— What needs to be done —
Look through the data below. Show each line where the string "Three" occurs.

"""

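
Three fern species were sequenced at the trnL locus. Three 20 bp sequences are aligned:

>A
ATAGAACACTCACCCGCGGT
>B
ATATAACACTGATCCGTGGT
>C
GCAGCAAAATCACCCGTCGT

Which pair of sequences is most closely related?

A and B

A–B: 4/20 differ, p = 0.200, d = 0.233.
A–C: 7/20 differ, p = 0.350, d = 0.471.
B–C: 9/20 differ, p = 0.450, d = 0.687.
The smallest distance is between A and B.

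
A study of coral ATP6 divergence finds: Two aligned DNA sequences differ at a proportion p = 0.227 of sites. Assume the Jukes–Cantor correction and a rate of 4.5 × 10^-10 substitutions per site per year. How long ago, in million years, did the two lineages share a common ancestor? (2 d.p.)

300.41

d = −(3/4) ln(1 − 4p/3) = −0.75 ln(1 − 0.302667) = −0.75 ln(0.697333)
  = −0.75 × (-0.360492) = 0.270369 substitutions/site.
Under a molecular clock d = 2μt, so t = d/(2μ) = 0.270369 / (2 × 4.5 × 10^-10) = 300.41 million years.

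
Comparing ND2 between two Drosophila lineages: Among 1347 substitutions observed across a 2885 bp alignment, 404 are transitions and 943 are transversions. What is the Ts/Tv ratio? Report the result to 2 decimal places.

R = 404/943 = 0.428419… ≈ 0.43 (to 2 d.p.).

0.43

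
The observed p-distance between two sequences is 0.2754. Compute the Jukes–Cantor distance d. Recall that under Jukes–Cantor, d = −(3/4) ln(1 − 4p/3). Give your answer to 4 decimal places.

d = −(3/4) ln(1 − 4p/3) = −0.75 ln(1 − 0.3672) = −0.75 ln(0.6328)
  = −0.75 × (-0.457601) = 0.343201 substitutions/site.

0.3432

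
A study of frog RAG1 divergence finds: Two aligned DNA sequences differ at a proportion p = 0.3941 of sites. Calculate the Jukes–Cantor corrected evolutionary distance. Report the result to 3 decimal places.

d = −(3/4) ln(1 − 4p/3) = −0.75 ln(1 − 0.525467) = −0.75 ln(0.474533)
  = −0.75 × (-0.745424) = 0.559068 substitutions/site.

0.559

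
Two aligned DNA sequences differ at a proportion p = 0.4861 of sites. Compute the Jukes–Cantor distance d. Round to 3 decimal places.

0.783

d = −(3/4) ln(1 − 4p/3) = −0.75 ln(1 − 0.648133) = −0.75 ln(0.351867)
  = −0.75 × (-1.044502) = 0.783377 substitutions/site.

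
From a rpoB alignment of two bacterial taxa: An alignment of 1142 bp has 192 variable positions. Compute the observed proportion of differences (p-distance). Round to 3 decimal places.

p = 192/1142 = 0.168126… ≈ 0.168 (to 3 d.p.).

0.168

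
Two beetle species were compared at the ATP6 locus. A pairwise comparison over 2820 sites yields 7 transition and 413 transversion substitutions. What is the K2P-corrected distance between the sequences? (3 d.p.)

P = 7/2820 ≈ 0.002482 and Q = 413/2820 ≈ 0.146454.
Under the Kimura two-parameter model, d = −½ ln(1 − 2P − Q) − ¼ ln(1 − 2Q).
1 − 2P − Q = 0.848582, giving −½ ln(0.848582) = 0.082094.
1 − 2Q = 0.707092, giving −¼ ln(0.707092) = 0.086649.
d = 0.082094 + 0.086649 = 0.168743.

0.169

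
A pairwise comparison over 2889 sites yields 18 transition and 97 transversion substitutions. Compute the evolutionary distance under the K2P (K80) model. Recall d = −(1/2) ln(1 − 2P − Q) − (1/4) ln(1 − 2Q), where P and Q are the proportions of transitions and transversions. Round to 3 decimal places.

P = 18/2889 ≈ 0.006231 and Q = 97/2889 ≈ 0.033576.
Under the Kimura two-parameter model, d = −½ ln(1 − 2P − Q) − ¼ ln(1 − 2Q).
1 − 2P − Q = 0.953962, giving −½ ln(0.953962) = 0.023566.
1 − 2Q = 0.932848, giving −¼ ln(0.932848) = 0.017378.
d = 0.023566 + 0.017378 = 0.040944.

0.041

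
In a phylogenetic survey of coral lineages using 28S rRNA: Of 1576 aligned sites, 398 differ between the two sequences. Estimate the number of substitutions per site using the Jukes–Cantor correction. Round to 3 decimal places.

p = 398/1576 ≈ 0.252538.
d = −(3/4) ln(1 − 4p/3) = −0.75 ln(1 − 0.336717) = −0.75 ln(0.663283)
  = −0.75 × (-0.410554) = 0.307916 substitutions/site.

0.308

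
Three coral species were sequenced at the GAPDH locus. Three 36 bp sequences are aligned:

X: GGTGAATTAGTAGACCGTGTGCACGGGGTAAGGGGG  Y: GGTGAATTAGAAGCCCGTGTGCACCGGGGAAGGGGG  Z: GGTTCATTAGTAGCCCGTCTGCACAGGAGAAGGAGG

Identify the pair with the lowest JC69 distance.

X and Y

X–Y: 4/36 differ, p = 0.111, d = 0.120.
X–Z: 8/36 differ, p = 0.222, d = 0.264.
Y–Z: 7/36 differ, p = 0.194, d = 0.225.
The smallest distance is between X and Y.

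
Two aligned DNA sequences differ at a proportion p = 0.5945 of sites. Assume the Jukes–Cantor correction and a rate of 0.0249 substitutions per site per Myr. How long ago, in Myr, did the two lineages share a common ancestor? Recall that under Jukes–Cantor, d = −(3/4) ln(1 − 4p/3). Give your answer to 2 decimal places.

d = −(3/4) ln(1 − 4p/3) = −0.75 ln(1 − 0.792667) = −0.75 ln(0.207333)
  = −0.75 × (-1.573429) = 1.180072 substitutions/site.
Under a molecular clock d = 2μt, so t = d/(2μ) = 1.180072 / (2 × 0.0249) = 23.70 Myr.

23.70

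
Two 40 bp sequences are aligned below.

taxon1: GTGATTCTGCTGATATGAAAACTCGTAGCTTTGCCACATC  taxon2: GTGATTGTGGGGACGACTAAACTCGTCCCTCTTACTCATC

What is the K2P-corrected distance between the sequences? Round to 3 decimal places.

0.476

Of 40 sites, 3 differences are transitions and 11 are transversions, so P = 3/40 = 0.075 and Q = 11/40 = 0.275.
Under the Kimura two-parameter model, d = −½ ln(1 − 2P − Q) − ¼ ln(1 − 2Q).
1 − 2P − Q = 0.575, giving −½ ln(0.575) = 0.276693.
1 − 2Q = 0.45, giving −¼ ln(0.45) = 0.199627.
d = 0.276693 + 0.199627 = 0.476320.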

"""
"""

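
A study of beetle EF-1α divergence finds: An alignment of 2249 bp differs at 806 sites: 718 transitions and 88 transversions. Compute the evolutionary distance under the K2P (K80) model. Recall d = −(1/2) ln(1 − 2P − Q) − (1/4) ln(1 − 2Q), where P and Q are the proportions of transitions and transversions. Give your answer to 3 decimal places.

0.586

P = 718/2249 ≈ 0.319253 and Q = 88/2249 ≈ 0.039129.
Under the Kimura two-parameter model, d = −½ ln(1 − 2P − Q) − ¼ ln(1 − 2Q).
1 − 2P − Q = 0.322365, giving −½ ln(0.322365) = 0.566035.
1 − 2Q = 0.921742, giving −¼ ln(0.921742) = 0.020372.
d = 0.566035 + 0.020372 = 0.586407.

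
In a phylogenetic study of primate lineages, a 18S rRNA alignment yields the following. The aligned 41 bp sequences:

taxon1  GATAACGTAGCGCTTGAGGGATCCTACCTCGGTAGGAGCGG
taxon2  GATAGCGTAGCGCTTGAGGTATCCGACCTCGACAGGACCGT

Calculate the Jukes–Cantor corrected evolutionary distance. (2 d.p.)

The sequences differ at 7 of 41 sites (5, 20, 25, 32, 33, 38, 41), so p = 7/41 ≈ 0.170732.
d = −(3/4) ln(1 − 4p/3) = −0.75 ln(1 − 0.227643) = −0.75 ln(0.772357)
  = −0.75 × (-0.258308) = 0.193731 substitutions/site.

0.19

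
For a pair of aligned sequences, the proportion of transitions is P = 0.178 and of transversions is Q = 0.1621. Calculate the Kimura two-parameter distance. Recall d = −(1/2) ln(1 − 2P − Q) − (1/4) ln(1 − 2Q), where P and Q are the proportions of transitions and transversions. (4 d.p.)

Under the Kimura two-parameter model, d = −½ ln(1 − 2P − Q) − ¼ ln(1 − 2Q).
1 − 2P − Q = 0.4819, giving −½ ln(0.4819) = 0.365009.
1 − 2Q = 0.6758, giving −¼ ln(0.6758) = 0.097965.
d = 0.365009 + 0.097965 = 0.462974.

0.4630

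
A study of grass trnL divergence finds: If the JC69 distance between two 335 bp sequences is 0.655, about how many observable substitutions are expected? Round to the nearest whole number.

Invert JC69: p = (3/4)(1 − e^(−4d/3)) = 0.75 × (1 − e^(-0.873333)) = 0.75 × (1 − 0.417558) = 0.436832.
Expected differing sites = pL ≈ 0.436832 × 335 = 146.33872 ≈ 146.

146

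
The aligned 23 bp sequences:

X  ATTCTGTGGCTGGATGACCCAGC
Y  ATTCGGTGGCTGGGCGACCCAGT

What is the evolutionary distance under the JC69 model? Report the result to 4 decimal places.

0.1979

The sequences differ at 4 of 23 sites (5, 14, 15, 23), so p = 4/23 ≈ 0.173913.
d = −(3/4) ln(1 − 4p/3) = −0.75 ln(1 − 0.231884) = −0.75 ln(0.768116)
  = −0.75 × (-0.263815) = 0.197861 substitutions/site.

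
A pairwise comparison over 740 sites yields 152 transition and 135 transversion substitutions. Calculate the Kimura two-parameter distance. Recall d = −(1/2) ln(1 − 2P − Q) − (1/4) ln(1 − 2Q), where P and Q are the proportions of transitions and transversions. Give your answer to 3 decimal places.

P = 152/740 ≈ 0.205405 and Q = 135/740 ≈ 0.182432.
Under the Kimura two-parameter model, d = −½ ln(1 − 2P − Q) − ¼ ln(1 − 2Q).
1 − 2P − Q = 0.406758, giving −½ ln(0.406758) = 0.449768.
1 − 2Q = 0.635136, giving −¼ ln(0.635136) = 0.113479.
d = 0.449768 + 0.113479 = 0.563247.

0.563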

"""

— Reply —
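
Three fern species were sequenced at the trnL locus. Three 20 bp sequences are aligned:
Three coral species were sequenced at the GAPDH locus. Three 36 bp sequences are aligned: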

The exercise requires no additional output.